▶ THE PROBLEM:
A word-for-word copy of the entries is the only acceptable reply.

(Saved data entries)
========================

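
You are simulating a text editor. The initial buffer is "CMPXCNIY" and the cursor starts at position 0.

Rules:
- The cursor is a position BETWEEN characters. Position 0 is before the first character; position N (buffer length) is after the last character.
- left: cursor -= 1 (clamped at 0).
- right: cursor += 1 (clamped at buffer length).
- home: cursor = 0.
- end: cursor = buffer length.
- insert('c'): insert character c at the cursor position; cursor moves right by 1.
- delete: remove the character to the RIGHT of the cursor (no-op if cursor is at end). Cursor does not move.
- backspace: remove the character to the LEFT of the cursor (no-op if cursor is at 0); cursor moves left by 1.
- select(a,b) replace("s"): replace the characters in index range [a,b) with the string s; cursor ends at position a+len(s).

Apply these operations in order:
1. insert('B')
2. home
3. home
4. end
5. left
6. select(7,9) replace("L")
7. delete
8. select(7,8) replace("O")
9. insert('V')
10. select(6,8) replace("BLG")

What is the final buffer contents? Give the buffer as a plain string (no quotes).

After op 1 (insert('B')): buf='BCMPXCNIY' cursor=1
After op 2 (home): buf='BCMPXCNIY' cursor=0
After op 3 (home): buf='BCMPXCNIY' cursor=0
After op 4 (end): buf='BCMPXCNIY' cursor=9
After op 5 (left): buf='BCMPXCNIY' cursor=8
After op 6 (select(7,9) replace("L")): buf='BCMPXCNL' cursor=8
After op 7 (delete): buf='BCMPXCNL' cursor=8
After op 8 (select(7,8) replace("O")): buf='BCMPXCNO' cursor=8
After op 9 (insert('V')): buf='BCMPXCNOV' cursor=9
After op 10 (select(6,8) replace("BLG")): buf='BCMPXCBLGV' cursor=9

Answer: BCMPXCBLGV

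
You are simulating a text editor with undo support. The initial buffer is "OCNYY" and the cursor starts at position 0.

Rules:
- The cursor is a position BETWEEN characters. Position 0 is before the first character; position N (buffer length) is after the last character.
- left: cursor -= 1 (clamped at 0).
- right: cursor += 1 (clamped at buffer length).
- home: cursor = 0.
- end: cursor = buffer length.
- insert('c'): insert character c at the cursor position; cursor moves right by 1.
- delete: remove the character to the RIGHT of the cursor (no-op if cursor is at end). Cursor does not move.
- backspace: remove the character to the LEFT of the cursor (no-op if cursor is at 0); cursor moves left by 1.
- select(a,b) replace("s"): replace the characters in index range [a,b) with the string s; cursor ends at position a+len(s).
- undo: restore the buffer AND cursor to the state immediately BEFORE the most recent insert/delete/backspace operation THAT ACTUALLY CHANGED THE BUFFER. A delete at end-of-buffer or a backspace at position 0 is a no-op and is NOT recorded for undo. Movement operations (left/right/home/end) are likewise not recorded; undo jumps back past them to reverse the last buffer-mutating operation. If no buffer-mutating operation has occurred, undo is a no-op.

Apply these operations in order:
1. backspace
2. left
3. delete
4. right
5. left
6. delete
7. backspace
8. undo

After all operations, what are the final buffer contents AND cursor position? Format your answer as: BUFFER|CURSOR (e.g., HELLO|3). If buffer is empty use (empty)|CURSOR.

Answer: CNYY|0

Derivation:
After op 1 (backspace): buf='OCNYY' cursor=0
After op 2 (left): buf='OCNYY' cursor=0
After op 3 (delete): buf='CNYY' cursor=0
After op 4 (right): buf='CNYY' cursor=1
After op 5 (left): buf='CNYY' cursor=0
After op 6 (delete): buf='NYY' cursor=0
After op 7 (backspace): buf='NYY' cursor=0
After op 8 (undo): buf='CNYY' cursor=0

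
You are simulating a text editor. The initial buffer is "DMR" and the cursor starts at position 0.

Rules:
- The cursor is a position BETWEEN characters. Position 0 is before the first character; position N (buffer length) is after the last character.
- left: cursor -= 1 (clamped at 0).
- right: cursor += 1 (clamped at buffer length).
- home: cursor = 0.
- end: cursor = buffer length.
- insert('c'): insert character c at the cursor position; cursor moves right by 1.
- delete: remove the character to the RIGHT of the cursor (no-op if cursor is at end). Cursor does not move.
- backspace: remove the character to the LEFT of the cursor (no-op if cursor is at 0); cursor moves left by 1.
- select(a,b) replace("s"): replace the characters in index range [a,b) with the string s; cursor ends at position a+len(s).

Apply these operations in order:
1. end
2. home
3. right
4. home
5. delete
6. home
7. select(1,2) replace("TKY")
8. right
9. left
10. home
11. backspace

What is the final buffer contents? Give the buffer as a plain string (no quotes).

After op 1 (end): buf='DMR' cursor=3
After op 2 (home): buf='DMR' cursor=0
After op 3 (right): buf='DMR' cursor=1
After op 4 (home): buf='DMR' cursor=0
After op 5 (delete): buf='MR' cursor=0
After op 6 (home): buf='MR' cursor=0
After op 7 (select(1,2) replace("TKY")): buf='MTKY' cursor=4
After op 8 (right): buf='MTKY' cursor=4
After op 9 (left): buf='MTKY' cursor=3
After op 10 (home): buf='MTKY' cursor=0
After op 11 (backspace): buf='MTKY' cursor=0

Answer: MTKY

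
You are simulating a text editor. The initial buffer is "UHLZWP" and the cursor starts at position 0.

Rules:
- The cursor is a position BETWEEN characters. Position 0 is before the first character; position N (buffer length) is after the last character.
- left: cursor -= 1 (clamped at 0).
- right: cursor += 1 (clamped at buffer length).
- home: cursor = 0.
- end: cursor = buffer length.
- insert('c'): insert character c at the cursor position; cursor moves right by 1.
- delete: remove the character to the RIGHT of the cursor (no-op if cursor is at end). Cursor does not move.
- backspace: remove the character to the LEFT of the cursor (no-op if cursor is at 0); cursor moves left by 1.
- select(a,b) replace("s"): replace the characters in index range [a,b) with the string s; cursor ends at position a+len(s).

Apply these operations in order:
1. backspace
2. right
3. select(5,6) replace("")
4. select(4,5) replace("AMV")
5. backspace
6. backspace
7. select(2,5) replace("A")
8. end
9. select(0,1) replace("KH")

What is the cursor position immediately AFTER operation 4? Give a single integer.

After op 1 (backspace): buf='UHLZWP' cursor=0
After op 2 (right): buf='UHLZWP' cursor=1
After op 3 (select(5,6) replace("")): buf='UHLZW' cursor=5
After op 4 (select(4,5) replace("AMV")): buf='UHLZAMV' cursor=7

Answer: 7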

========================

▶ WRITTEN ANSWER:
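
You are simulating a text editor. The initial buffer is "CMPXCNIY" and the cursor starts at position 0.

Rules:
- The cursor is a position BETWEEN characters. Position 0 is before the first character; position N (buffer length) is after the last character.
- left: cursor -= 1 (clamped at 0).
- right: cursor += 1 (clamped at buffer length).
- home: cursor = 0.
- end: cursor = buffer length.
- insert('c'): insert character c at the cursor position; cursor moves right by 1.
- delete: remove the character to the RIGHT of the cursor (no-op if cursor is at end). Cursor does not move.
- backspace: remove the character to the LEFT of the cursor (no-op if cursor is at 0); cursor moves left by 1.
- select(a,b) replace("s"): replace the characters in index range [a,b) with the string s; cursor ends at position a+len(s).

Apply these operations in order:
1. insert('B')
2. home
3. home
4. end
5. left
6. select(7,9) replace("L")
7. delete
8. select(7,8) replace("O")
9. insert('V')
10. select(6,8) replace("BLG")

What is the final buffer contents? Give the buffer as a plain string (no quotes).

After op 1 (insert('B')): buf='BCMPXCNIY' cursor=1
After op 2 (home): buf='BCMPXCNIY' cursor=0
After op 3 (home): buf='BCMPXCNIY' cursor=0
After op 4 (end): buf='BCMPXCNIY' cursor=9
After op 5 (left): buf='BCMPXCNIY' cursor=8
After op 6 (select(7,9) replace("L")): buf='BCMPXCNL' cursor=8
After op 7 (delete): buf='BCMPXCNL' cursor=8
After op 8 (select(7,8) replace("O")): buf='BCMPXCNO' cursor=8
After op 9 (insert('V')): buf='BCMPXCNOV' cursor=9
After op 10 (select(6,8) replace("BLG")): buf='BCMPXCBLGV' cursor=9

Answer: BCMPXCBLGV

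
You are simulating a text editor with undo support. The initial buffer is "OCNYY" and the cursor starts at position 0.

Rules:
- The cursor is a position BETWEEN characters. Position 0 is before the first character; position N (buffer length) is after the last character.
- left: cursor -= 1 (clamped at 0).
- right: cursor += 1 (clamped at buffer length).
- home: cursor = 0.
- end: cursor = buffer length.
- insert('c'): insert character c at the cursor position; cursor moves right by 1.
- delete: remove the character to the RIGHT of the cursor (no-op if cursor is at end). Cursor does not move.
- backspace: remove the character to the LEFT of the cursor (no-op if cursor is at 0); cursor moves left by 1.
- select(a,b) replace("s"): replace the characters in index range [a,b) with the string s; cursor ends at position a+len(s).
- undo: restore the buffer AND cursor to the state immediately BEFORE the most recent insert/delete/backspace operation THAT ACTUALLY CHANGED THE BUFFER. A delete at end-of-buffer or a backspace at position 0 is a no-op and is NOT recorded for undo. Movement operations (left/right/home/end) are likewise not recorded; undo jumps back past them to reverse the last buffer-mutating operation. If no buffer-mutating operation has occurred, undo is a no-op.

Apply these operations in order:
1. backspace
2. left
3. delete
4. right
5. left
6. delete
7. backspace
8. undo

After all operations, what are the final buffer contents AND cursor position? Format your answer as: BUFFER|CURSOR (e.g., HELLO|3). If buffer is empty use (empty)|CURSOR.

Answer: CNYY|0

Derivation:
After op 1 (backspace): buf='OCNYY' cursor=0
After op 2 (left): buf='OCNYY' cursor=0
After op 3 (delete): buf='CNYY' cursor=0
After op 4 (right): buf='CNYY' cursor=1
After op 5 (left): buf='CNYY' cursor=0
After op 6 (delete): buf='NYY' cursor=0
After op 7 (backspace): buf='NYY' cursor=0
After op 8 (undo): buf='CNYY' cursor=0

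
You are simulating a text editor. The initial buffer is "DMR" and the cursor starts at position 0.

Rules:
- The cursor is a position BETWEEN characters. Position 0 is before the first character; position N (buffer length) is after the last character.
- left: cursor -= 1 (clamped at 0).
- right: cursor += 1 (clamped at buffer length).
- home: cursor = 0.
- end: cursor = buffer length.
- insert('c'): insert character c at the cursor position; cursor moves right by 1.
- delete: remove the character to the RIGHT of the cursor (no-op if cursor is at end). Cursor does not move.
- backspace: remove the character to the LEFT of the cursor (no-op if cursor is at 0); cursor moves left by 1.
- select(a,b) replace("s"): replace the characters in index range [a,b) with the string s; cursor ends at position a+len(s).

Apply these operations in order:
1. end
2. home
3. right
4. home
5. delete
6. home
7. select(1,2) replace("TKY")
8. right
9. left
10. home
11. backspace

What is the final buffer contents? Give the buffer as a plain string (no quotes).

After op 1 (end): buf='DMR' cursor=3
After op 2 (home): buf='DMR' cursor=0
After op 3 (right): buf='DMR' cursor=1
After op 4 (home): buf='DMR' cursor=0
After op 5 (delete): buf='MR' cursor=0
After op 6 (home): buf='MR' cursor=0
After op 7 (select(1,2) replace("TKY")): buf='MTKY' cursor=4
After op 8 (right): buf='MTKY' cursor=4
After op 9 (left): buf='MTKY' cursor=3
After op 10 (home): buf='MTKY' cursor=0
After op 11 (backspace): buf='MTKY' cursor=0

Answer: MTKY

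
You are simulating a text editor. The initial buffer is "UHLZWP" and the cursor starts at position 0.

Rules:
- The cursor is a position BETWEEN characters. Position 0 is before the first character; position N (buffer length) is after the last character.
- left: cursor -= 1 (clamped at 0).
- right: cursor += 1 (clamped at buffer length).
- home: cursor = 0.
- end: cursor = buffer length.
- insert('c'): insert character c at the cursor position; cursor moves right by 1.
- delete: remove the character to the RIGHT of the cursor (no-op if cursor is at end). Cursor does not move.
- backspace: remove the character to the LEFT of the cursor (no-op if cursor is at 0); cursor moves left by 1.
- select(a,b) replace("s"): replace the characters in index range [a,b) with the string s; cursor ends at position a+len(s).

Apply these operations in order:
1. backspace
2. right
3. select(5,6) replace("")
4. select(4,5) replace("AMV")
5. backspace
6. backspace
7. select(2,5) replace("A")
8. end
9. select(0,1) replace("KH")

What is the cursor position immediately AFTER operation 4? Give a single integer.

After op 1 (backspace): buf='UHLZWP' cursor=0
After op 2 (right): buf='UHLZWP' cursor=1
After op 3 (select(5,6) replace("")): buf='UHLZW' cursor=5
After op 4 (select(4,5) replace("AMV")): buf='UHLZAMV' cursor=7

Answer: 7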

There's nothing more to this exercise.